Activity: Only an exact repetition of all the entries will be accepted.

*** The data Section Begins ***

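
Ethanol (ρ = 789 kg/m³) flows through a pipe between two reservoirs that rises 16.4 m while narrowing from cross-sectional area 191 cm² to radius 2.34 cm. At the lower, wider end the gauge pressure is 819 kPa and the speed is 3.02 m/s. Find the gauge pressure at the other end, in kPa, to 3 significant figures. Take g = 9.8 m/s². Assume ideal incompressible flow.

Continuity gives A₁v₁ = A₂v₂, so v₂ = (191 cm²)/(17.2 cm²) × 3.02 m/s = 33.5 m/s.
Bernoulli: P₁ + ½ρv₁² + ρg h₁ = P₂ + ½ρv₂² + ρg h₂, so P₂ = P₁ + ½ρ(v₁² − v₂²) − ρg(h₂ − h₁).
P₂ = 819000 + ½·789·(3.02² − 33.5²) − 789·9.8·(+16.4) = 819000 + (-440000) − (127000) = 252000 Pa.

252 kPa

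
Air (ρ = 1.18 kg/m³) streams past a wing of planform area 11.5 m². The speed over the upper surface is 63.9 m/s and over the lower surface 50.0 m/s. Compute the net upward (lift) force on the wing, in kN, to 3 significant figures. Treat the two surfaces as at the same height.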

*** The data Section Ends ***

The completed task:
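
Ethanol (ρ = 789 kg/m³) flows through a pipe between two reservoirs that rises 16.4 m while narrowing from cross-sectional area 191 cm² to radius 2.34 cm. At the lower, wider end the gauge pressure is 819 kPa and the speed is 3.02 m/s. Find the gauge pressure at the other end, in kPa, to 3 significant figures. Take g = 9.8 m/s². Assume ideal incompressible flow.

Continuity gives A₁v₁ = A₂v₂, so v₂ = (191 cm²)/(17.2 cm²) × 3.02 m/s = 33.5 m/s.
Bernoulli: P₁ + ½ρv₁² + ρg h₁ = P₂ + ½ρv₂² + ρg h₂, so P₂ = P₁ + ½ρ(v₁² − v₂²) − ρg(h₂ − h₁).
P₂ = 819000 + ½·789·(3.02² − 33.5²) − 789·9.8·(+16.4) = 819000 + (-440000) − (127000) = 252000 Pa.

252 kPa

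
Air (ρ = 1.18 kg/m³) streams past a wing of planform area 11.5 m². The speed over the upper surface is 63.9 m/s and over the lower surface 50.0 m/s. Compute the net upward (lift) force on the wing, in kN, to 3 significant figures. Treat the two surfaces as at the same height.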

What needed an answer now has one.